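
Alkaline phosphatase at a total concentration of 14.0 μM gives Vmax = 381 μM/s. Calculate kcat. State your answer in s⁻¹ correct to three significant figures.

kcat = Vmax/[E]total = 381 μM/s / 14.0 μM = 27.2 s⁻¹.

27.2 s⁻¹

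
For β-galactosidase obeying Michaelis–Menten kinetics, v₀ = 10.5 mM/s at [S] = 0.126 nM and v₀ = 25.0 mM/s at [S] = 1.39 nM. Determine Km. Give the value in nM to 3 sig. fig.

In reciprocal form, 1/v = (Km/Vmax)·(1/[S]) + 1/Vmax. The two points give (1/[S], 1/v) = (7.937, 0.09524) and (0.7194, 0.04000).
Slope = (0.09524 − 0.04000)/(7.937 − 0.7194) = 0.007654; intercept = 0.09524 − 0.007654×7.937 = 0.03449.
Vmax = 1/intercept = 29.0 mM/s; Km = slope × Vmax = 0.007654 × 29.0 = 0.222 nM.

0.222 nM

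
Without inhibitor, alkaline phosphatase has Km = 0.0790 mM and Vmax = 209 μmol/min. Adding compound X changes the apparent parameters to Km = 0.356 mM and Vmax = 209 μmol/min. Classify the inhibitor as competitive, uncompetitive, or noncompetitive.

competitive

Km increases (0.0790 → 0.356 mM) while Vmax is unchanged — the hallmark of competitive inhibition.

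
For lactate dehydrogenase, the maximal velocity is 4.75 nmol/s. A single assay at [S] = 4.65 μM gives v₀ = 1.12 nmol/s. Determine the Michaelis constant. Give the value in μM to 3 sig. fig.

15.1 μM

From v = Vmax[S]/(Km+[S]), Km = [S](Vmax − v)/v.
Km = 4.65 × (4.75 − 1.12) / 1.12 = 16.88/1.12 = 15.1 μM.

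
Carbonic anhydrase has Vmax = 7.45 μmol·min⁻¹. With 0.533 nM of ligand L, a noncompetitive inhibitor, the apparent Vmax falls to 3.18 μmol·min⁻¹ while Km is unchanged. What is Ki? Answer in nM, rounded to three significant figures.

Noncompetitive: Vmax,app = Vmax/α with α = 1 + [I]/Ki.
α = Vmax/Vmax,app = 7.45/3.18 = 2.343.
Ki = [I]/(α − 1) = 0.533/1.343 = 0.397 nM.

0.397 nM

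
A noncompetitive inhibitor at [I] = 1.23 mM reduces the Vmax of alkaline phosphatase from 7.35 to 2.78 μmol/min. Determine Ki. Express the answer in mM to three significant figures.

Noncompetitive: Vmax,app = Vmax/α with α = 1 + [I]/Ki.
α = Vmax/Vmax,app = 7.35/2.78 = 2.644.
Since α = 1 + [I]/Ki, [I]/Ki = 2.644 − 1 = 1.644 and Ki = 1.23/1.644 = 0.748 mM.

0.748 mM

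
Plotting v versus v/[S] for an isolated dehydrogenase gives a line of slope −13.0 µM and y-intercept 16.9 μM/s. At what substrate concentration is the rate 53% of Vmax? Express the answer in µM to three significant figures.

14.7 µM

The Eadie–Hofstee slope gives Km = 13.0 µM (slope = −Km).
v/Vmax = [S]/(Km+[S]) = 0.53 ⇒ [S] = Km·0.53/(1−0.53) = 13.0 × 1.128 = 14.7 µM.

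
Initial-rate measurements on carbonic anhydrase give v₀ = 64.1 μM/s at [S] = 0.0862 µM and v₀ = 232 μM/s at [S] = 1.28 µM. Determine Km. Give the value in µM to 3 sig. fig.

0.299 µM

In reciprocal form, 1/v = (Km/Vmax)·(1/[S]) + 1/Vmax. The two points give (1/[S], 1/v) = (11.60, 0.01560) and (0.7812, 0.004310).
Slope = (0.01560 − 0.004310)/(11.60 − 0.7812) = 0.001043; intercept = 0.01560 − 0.001043×11.60 = 0.003495.
Vmax = 1/intercept = 286 μM/s; Km = slope × Vmax = 0.001043 × 286 = 0.299 µM.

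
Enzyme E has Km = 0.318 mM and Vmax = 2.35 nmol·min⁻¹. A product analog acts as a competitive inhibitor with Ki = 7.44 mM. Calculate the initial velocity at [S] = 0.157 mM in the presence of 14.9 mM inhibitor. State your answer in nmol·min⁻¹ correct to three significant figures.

0.332 nmol·min⁻¹

α = 1 + [I]/Ki = 1 + 14.9/7.44 = 3.003.
For a competitive inhibitor, Vmax is unchanged and the apparent Km becomes α·Km: Km,app = 0.955 mM, Vmax,app = 2.35 nmol·min⁻¹.
v = Vmax,app·[S]/(Km,app + [S]) = 2.35 × 0.157/(0.955 + 0.157) = 0.332 nmol·min⁻¹.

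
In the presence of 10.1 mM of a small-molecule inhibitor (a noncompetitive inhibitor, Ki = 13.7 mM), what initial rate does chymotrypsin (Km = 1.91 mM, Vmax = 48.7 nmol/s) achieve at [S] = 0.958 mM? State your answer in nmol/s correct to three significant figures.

With α = 1 + [I]/Ki = 1 + 10.1/13.7 = 1.737, the noncompetitive rate law is v = (Vmax/α)·[S] / (Km + [S]).
v = (48.7/1.737)×0.958 / (1.91 + 0.958) = 26.86/2.868 = 9.36 nmol/s.

9.36 nmol/s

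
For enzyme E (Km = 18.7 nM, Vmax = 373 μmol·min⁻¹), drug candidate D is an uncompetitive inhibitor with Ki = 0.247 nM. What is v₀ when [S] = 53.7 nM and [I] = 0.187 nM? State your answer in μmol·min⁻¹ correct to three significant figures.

177 μmol·min⁻¹

α = 1 + [I]/Ki = 1 + 0.187/0.247 = 1.757.
For an uncompetitive inhibitor, both parameters are divided by α, giving Vmax/α and Km/α: Km,app = 10.6 nM, Vmax,app = 212 μmol·min⁻¹.
v = Vmax,app·[S]/(Km,app + [S]) = 212 × 53.7/(10.6 + 53.7) = 177 μmol·min⁻¹.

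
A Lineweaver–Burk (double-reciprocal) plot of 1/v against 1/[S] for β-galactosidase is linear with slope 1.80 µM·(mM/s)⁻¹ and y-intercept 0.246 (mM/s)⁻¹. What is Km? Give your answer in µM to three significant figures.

y-intercept = 1/Vmax ⇒ Vmax = 4.07 mM/s; slope = Km/Vmax ⇒ Km = slope × Vmax.
Km = 1.80 × 4.07 = 7.32 µM.

7.32 µM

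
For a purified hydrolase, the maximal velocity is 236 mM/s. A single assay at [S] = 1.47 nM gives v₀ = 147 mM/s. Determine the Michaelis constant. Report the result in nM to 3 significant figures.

0.890 nM

v/Vmax = 147/236 = 0.6229 = [S]/(Km+[S]).
So Km + [S] = [S]/0.6229 = 2.360 nM, giving Km = 2.360 − 1.47 = 0.890 nM.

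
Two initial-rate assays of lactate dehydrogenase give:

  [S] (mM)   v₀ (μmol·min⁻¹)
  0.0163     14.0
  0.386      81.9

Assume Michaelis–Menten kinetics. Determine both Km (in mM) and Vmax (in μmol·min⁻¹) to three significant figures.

In reciprocal form, 1/v = (Km/Vmax)·(1/[S]) + 1/Vmax. The two points give (1/[S], 1/v) = (61.35, 0.07143) and (2.591, 0.01221).
Slope = (0.07143 − 0.01221)/(61.35 − 2.591) = 0.001008; intercept = 0.07143 − 0.001008×61.35 = 0.009599.
Vmax = 1/intercept = 104 μmol·min⁻¹; Km = slope × Vmax = 0.001008 × 104 = 0.105 mM.

Km = 0.105 mM; Vmax = 104 μmol·min⁻¹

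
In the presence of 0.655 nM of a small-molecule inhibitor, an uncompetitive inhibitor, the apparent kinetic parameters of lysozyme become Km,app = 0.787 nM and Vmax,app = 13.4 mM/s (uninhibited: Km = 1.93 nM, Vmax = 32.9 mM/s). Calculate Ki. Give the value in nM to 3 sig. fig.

0.450 nM

Uncompetitive: Vmax,app = Vmax/α (and Km,app = Km/α) with α = 1 + [I]/Ki.
α = Vmax/Vmax,app = 32.9/13.4 = 2.455.
Ki = [I]/(α − 1) = 0.655/1.455 = 0.450 nM.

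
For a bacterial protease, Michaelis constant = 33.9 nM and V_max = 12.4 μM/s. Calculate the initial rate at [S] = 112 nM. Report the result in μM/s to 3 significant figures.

v = Vmax·[S]/(Km + [S]) = 12.4 × 112 / (33.9 + 112)
  = 1389 / 145.9 = 9.52 μM/s.

9.52 μM/s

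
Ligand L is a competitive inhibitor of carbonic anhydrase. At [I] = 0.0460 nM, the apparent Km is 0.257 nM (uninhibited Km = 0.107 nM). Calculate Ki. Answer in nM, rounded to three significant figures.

0.0328 nM

Competitive: Km,app = α·Km with α = 1 + [I]/Ki.
α = Km,app/Km = 0.257/0.107 = 2.402.
Ki = [I]/(α − 1) = 0.0460/1.402 = 0.0328 nM.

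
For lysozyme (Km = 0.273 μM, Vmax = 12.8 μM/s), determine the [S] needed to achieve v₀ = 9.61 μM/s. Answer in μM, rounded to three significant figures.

The required fractional saturation is v/Vmax = 9.61/12.8 = 0.7508.
Then [S]/(Km+[S]) = 0.7508 ⇒ [S] = 0.273 × 0.7508/(1 − 0.7508) = 0.822 μM.

0.822 μM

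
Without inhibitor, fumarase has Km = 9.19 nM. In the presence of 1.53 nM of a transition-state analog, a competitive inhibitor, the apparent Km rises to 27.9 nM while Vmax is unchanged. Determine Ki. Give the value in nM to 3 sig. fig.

Competitive: Km,app = α·Km with α = 1 + [I]/Ki.
α = Km,app/Km = 27.9/9.19 = 3.036.
Since α = 1 + [I]/Ki, [I]/Ki = 3.036 − 1 = 2.036 and Ki = 1.53/2.036 = 0.752 nM.

0.752 nM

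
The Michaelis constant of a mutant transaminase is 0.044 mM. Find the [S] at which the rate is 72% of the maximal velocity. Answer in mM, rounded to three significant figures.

v/Vmax = [S]/(Km+[S]) = 0.72, so [S] = Km·0.72/(1 − 0.72) = 0.044 × 2.571.
[S] = 0.113 mM.

0.113 mM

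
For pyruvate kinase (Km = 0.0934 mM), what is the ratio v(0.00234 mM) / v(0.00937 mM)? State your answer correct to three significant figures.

Since Vmax cancels, v₂/v₁ = [S]₂(Km+[S]₁) / [S]₁(Km+[S]₂).
= 0.00234×(0.0934+0.00937) / (0.00937×(0.0934+0.00234)) = 0.0002405/0.0008971 = 0.268.

0.268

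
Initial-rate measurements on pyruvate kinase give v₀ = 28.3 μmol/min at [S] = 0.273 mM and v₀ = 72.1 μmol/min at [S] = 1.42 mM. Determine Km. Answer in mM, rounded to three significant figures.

0.828 mM

From v = Vmax[S]/(Km+[S]), each point gives Vmax = v(Km+[S])/[S].
Equating: 28.3(Km+0.273)/0.273 = 72.1(Km+1.42)/1.42.
103.7·Km + 28.3 = 50.77·Km + 72.1, so (103.7 − 50.77)·Km = 72.1 − 28.3.
Km = 43.80/52.89 = 0.828 mM; then Vmax = 28.3(0.828+0.273)/0.273 = 114 μmol/min.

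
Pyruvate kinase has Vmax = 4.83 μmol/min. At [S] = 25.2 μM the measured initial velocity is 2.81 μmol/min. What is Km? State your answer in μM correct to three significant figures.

From v = Vmax[S]/(Km+[S]), Km = [S](Vmax − v)/v.
Km = 25.2 × (4.83 − 2.81) / 2.81 = 50.90/2.81 = 18.1 μM.

18.1 μM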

***

### YOUR TASK
Give back exactly the lines running from the line containing "Pyruvate kinase has" through the end of the material above, both included, and nothing beyond them.

### ANSWER BOX
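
Pyruvate kinase has Vmax = 4.83 μmol/min. At [S] = 25.2 μM the measured initial velocity is 2.81 μmol/min. What is Km? State your answer in μM correct to three significant figures.

From v = Vmax[S]/(Km+[S]), Km = [S](Vmax − v)/v.
Km = 25.2 × (4.83 − 2.81) / 2.81 = 50.90/2.81 = 18.1 μM.

18.1 μM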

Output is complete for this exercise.